━━ Records provided

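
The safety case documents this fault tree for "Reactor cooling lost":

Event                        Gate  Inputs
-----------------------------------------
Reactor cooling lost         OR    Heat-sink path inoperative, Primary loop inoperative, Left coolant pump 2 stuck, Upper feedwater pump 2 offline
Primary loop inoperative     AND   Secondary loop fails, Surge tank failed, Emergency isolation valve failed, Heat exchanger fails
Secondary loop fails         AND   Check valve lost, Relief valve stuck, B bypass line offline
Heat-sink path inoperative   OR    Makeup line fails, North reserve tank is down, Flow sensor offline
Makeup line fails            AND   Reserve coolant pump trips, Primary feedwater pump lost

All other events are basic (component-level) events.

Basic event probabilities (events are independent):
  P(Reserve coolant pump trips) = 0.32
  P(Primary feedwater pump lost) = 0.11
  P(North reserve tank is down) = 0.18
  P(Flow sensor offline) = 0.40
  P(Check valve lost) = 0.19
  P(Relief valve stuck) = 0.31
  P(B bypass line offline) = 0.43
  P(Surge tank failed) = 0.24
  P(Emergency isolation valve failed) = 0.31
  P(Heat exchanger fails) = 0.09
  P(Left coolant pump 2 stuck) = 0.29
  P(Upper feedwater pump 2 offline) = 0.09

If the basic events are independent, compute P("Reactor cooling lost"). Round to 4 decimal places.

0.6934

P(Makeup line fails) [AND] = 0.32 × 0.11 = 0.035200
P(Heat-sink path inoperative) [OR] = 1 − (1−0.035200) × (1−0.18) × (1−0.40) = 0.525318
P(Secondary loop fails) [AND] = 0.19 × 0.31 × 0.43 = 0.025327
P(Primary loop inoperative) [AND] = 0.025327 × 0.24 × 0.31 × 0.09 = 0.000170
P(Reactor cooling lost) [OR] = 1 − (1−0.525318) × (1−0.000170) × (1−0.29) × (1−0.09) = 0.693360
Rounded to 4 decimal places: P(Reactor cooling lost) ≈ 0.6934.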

━━━━

■ Exercise:
Your answer should be the lines of the records that include the word "Surge".

■ Result for this task:
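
Primary loop inoperative     AND   Secondary loop fails, Surge tank failed, Emergency isolation valve failed, Heat exchanger fails
  P(Surge tank failed) = 0.24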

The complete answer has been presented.